What the task requires
Look through the records below for the line with "A localization filter is tracking 8" and the line with "w[k]/59 be the", then return those lines and all lines between, exactly.

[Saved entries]
== == ==

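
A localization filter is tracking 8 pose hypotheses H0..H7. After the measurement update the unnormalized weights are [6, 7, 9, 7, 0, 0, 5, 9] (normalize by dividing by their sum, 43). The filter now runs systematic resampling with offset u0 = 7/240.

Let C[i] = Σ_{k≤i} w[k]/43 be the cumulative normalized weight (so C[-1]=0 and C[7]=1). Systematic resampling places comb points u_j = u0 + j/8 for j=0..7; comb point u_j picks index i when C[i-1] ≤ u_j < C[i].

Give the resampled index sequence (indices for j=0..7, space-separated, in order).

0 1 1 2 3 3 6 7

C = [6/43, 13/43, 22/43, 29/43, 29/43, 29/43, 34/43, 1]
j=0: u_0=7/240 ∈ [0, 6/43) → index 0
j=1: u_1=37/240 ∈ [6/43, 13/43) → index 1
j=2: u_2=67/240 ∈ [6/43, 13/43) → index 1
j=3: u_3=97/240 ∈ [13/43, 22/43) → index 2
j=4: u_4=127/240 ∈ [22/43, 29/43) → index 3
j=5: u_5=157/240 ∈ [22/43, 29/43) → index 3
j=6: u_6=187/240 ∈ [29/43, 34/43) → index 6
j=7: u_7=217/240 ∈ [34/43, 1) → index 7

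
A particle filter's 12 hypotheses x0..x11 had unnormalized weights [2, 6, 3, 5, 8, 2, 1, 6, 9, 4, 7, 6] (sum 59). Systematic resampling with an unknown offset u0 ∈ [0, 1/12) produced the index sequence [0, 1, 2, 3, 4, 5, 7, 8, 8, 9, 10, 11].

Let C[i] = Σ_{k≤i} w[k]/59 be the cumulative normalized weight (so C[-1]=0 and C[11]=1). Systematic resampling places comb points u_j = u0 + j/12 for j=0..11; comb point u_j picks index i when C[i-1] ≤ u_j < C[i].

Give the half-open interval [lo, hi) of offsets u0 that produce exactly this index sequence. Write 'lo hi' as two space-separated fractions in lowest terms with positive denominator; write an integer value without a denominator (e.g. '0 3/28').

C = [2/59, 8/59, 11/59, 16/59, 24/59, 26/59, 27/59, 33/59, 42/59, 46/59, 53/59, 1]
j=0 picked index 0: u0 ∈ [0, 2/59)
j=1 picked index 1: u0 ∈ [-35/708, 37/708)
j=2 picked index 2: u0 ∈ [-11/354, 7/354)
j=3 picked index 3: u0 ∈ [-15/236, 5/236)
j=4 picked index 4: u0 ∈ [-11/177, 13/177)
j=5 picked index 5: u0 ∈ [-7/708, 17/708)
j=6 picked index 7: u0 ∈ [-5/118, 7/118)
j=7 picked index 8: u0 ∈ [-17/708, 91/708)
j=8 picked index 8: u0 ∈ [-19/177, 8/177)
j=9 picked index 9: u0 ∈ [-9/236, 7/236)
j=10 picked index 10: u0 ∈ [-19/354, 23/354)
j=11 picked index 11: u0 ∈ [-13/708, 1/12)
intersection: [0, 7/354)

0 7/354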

== == ==

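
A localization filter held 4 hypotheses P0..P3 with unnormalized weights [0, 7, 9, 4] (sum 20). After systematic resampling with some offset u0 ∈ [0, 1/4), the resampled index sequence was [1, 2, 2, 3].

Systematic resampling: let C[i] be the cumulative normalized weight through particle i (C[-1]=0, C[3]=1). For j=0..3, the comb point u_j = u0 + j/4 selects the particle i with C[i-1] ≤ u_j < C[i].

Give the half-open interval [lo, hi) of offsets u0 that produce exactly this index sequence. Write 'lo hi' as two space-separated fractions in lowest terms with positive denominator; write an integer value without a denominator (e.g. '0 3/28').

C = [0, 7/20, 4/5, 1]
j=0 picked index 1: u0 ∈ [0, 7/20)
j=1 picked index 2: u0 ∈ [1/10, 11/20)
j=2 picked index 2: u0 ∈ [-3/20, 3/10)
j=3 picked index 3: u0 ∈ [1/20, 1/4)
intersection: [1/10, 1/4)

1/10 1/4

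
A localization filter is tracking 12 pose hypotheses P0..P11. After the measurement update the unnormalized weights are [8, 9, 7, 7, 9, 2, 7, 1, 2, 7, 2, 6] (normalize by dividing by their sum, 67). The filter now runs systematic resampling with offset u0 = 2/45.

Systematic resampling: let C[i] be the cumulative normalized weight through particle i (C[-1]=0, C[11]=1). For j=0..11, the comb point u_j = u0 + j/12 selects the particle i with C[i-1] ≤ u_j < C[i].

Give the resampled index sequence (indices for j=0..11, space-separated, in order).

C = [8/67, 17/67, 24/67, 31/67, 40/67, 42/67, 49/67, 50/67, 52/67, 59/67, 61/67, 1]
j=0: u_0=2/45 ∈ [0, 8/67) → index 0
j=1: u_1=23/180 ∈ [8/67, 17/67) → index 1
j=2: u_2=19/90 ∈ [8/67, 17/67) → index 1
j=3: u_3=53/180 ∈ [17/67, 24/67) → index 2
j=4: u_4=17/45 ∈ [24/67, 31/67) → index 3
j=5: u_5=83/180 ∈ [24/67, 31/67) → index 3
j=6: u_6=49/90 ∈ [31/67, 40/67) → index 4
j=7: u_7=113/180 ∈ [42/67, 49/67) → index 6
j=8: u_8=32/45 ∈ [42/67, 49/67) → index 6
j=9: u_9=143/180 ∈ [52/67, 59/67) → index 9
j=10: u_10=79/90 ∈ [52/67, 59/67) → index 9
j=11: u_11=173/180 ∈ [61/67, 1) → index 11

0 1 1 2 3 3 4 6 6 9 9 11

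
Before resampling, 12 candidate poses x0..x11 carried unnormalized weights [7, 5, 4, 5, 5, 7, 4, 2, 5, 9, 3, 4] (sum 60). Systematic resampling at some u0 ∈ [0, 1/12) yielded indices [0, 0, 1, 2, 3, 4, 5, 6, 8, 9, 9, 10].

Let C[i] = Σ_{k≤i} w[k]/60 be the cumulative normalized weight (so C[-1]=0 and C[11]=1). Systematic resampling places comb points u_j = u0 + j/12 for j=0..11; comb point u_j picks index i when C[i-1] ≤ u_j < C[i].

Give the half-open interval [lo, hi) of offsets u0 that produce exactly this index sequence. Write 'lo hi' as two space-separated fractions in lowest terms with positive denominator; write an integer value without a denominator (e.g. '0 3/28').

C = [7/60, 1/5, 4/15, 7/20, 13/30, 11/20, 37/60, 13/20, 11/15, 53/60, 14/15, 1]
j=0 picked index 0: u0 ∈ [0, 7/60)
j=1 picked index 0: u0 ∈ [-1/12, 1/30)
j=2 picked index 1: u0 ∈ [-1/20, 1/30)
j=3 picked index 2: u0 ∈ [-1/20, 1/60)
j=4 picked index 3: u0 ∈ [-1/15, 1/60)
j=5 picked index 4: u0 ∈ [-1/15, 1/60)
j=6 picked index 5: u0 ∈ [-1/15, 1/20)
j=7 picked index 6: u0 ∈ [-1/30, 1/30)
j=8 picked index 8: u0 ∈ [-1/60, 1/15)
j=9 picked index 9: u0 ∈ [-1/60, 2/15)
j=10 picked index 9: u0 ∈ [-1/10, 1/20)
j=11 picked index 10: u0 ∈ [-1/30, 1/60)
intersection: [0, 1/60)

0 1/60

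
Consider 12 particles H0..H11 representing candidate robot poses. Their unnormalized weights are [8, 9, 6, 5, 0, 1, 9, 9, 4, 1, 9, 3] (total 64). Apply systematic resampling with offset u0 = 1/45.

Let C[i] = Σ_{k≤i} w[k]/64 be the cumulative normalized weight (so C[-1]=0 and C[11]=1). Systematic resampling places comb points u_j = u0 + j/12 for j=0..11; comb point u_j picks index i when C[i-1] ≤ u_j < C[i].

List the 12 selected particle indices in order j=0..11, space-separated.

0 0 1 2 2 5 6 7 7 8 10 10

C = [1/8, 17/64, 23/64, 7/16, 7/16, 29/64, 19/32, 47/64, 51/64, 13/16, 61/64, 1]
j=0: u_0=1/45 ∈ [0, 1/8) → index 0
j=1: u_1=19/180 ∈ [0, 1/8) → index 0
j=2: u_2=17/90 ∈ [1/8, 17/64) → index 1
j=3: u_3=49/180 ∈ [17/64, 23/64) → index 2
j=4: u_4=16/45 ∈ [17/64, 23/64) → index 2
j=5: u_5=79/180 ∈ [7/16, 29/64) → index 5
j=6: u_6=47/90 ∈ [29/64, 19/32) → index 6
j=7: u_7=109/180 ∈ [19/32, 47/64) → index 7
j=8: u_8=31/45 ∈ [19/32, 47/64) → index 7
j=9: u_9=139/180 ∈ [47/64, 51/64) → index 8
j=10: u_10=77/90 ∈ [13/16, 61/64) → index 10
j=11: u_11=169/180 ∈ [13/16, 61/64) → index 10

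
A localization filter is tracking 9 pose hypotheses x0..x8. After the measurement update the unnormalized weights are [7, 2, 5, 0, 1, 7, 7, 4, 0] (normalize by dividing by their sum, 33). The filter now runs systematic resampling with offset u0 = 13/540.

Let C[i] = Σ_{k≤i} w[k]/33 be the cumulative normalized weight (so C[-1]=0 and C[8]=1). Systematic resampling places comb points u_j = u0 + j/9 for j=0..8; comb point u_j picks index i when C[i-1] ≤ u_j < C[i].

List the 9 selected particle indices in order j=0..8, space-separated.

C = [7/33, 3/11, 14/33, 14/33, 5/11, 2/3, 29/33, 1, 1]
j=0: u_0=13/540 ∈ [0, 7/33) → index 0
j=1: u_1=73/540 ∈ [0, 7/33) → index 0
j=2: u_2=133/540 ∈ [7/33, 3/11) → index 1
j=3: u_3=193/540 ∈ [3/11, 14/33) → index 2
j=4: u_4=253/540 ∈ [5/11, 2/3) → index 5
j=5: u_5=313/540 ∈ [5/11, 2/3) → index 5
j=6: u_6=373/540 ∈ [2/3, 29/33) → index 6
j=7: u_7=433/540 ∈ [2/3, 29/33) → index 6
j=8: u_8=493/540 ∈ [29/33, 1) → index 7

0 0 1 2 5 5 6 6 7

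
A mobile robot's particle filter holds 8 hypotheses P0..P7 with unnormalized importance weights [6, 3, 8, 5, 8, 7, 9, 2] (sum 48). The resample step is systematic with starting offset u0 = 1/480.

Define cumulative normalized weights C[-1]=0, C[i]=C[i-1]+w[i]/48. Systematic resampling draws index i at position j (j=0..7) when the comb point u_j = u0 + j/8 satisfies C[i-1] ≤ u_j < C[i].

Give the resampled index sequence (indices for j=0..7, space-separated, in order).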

== == ==

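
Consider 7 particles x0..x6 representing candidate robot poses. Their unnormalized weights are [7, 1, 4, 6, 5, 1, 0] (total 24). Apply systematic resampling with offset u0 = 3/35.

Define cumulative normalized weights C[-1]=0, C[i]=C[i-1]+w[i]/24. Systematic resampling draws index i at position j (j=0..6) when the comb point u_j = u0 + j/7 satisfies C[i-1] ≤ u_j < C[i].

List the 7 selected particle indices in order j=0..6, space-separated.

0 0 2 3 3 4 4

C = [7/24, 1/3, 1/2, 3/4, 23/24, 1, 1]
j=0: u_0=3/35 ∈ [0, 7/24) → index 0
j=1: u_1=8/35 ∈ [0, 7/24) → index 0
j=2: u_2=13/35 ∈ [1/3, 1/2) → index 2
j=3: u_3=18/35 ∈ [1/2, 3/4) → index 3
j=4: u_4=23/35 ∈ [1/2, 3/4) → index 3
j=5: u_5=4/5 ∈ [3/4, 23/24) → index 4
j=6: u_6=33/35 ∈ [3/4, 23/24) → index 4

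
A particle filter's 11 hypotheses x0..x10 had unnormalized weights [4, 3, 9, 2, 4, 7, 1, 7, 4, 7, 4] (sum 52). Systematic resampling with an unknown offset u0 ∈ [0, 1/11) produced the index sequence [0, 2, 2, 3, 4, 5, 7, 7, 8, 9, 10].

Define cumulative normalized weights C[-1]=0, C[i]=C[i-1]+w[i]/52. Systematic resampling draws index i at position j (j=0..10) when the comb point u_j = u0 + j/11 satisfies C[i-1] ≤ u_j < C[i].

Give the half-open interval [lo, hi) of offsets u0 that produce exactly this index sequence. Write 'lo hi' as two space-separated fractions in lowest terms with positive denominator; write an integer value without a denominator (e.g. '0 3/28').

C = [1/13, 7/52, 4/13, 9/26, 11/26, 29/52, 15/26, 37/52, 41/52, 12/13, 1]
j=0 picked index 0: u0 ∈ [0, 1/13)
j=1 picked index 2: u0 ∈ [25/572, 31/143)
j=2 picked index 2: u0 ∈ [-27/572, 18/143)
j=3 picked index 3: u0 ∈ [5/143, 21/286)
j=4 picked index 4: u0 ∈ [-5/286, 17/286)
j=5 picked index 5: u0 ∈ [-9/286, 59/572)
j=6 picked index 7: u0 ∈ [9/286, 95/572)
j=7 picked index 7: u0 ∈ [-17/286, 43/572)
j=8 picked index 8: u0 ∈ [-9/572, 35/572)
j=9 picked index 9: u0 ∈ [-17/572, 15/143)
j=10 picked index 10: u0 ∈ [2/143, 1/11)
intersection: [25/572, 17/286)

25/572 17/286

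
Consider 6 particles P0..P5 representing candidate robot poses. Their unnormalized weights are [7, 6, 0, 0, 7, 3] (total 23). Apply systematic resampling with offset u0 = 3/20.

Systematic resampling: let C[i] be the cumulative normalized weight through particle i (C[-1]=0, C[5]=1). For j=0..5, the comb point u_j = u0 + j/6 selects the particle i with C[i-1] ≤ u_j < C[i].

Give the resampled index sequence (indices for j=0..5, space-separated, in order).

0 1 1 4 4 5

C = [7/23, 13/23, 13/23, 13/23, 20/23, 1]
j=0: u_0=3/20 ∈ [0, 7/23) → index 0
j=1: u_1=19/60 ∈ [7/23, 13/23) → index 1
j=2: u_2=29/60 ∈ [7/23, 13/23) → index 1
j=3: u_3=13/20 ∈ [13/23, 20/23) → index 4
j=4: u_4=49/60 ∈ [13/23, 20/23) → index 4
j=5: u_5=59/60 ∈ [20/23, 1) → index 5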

== == ==

Finished exercise
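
A localization filter is tracking 8 pose hypotheses H0..H7. After the measurement update the unnormalized weights are [6, 7, 9, 7, 0, 0, 5, 9] (normalize by dividing by their sum, 43). The filter now runs systematic resampling with offset u0 = 7/240.

Let C[i] = Σ_{k≤i} w[k]/43 be the cumulative normalized weight (so C[-1]=0 and C[7]=1). Systematic resampling places comb points u_j = u0 + j/8 for j=0..7; comb point u_j picks index i when C[i-1] ≤ u_j < C[i].

Give the resampled index sequence (indices for j=0..7, space-separated, in order).

0 1 1 2 3 3 6 7

C = [6/43, 13/43, 22/43, 29/43, 29/43, 29/43, 34/43, 1]
j=0: u_0=7/240 ∈ [0, 6/43) → index 0
j=1: u_1=37/240 ∈ [6/43, 13/43) → index 1
j=2: u_2=67/240 ∈ [6/43, 13/43) → index 1
j=3: u_3=97/240 ∈ [13/43, 22/43) → index 2
j=4: u_4=127/240 ∈ [22/43, 29/43) → index 3
j=5: u_5=157/240 ∈ [22/43, 29/43) → index 3
j=6: u_6=187/240 ∈ [29/43, 34/43) → index 6
j=7: u_7=217/240 ∈ [34/43, 1) → index 7

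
A particle filter's 12 hypotheses x0..x11 had unnormalized weights [2, 6, 3, 5, 8, 2, 1, 6, 9, 4, 7, 6] (sum 59). Systematic resampling with an unknown offset u0 ∈ [0, 1/12) produced the index sequence [0, 1, 2, 3, 4, 5, 7, 8, 8, 9, 10, 11].

Let C[i] = Σ_{k≤i} w[k]/59 be the cumulative normalized weight (so C[-1]=0 and C[11]=1). Systematic resampling places comb points u_j = u0 + j/12 for j=0..11; comb point u_j picks index i when C[i-1] ≤ u_j < C[i].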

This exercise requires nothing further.